→ **Work task**
Using the data below, output the first line and every line after it up to and including the line containing "Ana: Bao, Leo, Nate, Ursula, Veda", exactly as written and with nothing added.

_ _ _ _ _ _ _

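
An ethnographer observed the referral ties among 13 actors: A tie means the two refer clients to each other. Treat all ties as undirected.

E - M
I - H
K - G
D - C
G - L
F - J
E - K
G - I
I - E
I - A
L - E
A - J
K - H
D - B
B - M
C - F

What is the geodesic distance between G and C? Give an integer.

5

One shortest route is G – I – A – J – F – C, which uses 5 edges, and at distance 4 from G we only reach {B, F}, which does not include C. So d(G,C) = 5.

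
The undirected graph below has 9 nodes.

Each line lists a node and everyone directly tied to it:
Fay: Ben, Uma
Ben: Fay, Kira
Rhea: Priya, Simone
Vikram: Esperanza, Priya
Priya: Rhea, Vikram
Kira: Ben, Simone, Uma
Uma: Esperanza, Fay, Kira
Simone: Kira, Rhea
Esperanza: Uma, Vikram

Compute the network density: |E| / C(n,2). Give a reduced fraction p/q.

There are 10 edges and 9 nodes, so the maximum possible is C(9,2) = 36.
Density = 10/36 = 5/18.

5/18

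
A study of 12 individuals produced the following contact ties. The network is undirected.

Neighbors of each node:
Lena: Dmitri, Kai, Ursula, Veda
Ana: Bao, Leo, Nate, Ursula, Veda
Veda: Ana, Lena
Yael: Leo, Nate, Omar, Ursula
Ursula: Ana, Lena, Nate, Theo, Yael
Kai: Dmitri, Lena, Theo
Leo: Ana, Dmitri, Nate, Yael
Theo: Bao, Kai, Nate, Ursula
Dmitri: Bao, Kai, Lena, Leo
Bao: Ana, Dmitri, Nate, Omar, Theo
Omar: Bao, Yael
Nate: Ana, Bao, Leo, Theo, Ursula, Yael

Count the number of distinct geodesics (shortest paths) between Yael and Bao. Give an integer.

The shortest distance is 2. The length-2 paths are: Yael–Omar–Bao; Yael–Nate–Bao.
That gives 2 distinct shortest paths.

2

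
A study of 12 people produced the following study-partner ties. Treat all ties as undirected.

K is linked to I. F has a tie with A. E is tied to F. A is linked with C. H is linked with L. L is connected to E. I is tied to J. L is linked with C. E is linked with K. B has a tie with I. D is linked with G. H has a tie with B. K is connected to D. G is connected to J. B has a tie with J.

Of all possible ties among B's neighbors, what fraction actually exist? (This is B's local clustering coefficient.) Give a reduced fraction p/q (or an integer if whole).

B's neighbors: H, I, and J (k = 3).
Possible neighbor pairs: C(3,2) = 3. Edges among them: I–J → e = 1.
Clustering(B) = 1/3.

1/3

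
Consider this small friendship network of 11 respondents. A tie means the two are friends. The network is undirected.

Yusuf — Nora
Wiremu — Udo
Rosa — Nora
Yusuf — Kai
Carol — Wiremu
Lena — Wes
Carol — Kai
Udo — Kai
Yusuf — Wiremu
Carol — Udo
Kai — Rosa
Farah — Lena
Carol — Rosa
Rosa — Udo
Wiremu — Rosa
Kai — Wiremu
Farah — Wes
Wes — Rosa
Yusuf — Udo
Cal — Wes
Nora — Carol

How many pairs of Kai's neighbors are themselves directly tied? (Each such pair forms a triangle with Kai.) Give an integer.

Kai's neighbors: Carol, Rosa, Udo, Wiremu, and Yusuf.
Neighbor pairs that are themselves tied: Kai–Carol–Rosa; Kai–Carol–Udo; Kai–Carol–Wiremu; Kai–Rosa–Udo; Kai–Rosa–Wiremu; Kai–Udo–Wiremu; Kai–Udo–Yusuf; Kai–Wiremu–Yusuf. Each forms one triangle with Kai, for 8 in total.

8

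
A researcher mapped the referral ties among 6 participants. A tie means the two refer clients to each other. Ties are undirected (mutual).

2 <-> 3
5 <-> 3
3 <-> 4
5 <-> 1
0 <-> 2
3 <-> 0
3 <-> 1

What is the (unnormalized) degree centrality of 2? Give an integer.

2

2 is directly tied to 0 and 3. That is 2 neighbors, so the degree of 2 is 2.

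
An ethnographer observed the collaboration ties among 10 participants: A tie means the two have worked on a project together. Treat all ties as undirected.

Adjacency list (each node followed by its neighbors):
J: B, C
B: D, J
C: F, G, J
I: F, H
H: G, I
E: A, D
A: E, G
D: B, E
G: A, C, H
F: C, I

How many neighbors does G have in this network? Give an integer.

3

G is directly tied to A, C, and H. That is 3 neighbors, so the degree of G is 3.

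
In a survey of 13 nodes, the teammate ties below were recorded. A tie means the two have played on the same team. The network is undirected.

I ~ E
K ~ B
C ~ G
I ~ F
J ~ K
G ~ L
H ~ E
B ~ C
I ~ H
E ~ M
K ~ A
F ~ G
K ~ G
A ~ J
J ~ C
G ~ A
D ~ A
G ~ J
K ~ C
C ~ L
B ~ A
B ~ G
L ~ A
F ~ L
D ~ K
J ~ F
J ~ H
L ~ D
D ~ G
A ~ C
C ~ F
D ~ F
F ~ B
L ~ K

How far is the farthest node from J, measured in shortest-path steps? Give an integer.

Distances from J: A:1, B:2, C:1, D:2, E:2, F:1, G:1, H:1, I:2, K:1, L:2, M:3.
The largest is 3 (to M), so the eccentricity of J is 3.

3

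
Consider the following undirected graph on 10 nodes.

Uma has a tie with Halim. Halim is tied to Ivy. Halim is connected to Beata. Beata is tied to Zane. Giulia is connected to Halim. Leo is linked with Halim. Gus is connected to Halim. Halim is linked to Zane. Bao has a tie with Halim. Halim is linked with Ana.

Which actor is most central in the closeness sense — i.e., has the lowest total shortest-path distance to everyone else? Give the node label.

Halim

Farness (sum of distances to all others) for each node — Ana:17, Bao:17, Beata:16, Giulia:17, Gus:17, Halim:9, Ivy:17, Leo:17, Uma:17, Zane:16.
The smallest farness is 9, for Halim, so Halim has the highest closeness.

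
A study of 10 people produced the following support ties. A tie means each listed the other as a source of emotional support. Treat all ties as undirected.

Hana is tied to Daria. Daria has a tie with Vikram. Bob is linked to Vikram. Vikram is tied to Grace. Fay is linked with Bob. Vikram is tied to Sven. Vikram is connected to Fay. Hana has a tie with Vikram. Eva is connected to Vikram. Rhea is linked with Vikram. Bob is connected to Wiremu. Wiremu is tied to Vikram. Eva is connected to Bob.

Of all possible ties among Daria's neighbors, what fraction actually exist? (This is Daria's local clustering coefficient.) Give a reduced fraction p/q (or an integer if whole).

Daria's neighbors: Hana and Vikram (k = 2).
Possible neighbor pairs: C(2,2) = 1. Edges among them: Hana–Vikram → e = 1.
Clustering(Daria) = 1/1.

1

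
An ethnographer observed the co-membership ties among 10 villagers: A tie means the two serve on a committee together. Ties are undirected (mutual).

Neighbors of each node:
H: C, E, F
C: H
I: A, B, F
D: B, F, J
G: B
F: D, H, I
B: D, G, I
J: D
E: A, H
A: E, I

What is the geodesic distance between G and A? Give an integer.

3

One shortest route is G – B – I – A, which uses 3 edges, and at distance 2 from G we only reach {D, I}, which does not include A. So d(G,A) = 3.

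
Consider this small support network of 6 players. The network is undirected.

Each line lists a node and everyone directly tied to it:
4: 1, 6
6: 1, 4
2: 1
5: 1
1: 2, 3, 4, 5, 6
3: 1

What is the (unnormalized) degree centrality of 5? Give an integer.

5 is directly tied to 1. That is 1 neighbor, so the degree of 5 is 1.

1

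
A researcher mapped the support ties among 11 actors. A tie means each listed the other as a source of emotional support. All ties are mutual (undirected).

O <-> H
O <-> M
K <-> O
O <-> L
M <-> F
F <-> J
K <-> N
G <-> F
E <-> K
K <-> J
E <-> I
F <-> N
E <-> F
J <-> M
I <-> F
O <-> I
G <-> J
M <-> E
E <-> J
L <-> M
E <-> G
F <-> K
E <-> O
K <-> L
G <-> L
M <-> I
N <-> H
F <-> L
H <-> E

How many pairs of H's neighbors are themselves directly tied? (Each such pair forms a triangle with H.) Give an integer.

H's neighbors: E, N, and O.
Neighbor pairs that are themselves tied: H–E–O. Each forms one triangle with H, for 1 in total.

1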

_ _ _ _ _ _ _

→ **Response box**
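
An ethnographer observed the referral ties among 13 actors: A tie means the two refer clients to each other. Treat all ties as undirected.

E - M
I - H
K - G
D - C
G - L
F - J
E - K
G - I
I - E
I - A
L - E
A - J
K - H
D - B
B - M
C - F

What is the geodesic distance between G and C? Give an integer.

5

One shortest route is G – I – A – J – F – C, which uses 5 edges, and at distance 4 from G we only reach {B, F}, which does not include C. So d(G,C) = 5.

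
The undirected graph below has 9 nodes.

Each line lists a node and everyone directly tied to it:
Fay: Ben, Uma
Ben: Fay, Kira
Rhea: Priya, Simone
Vikram: Esperanza, Priya
Priya: Rhea, Vikram
Kira: Ben, Simone, Uma
Uma: Esperanza, Fay, Kira
Simone: Kira, Rhea
Esperanza: Uma, Vikram

Compute the network density: |E| / C(n,2). Give a reduced fraction p/q.

There are 10 edges and 9 nodes, so the maximum possible is C(9,2) = 36.
Density = 10/36 = 5/18.

5/18

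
A study of 12 individuals produced the following contact ties. The network is undirected.

Neighbors of each node:
Lena: Dmitri, Kai, Ursula, Veda
Ana: Bao, Leo, Nate, Ursula, Veda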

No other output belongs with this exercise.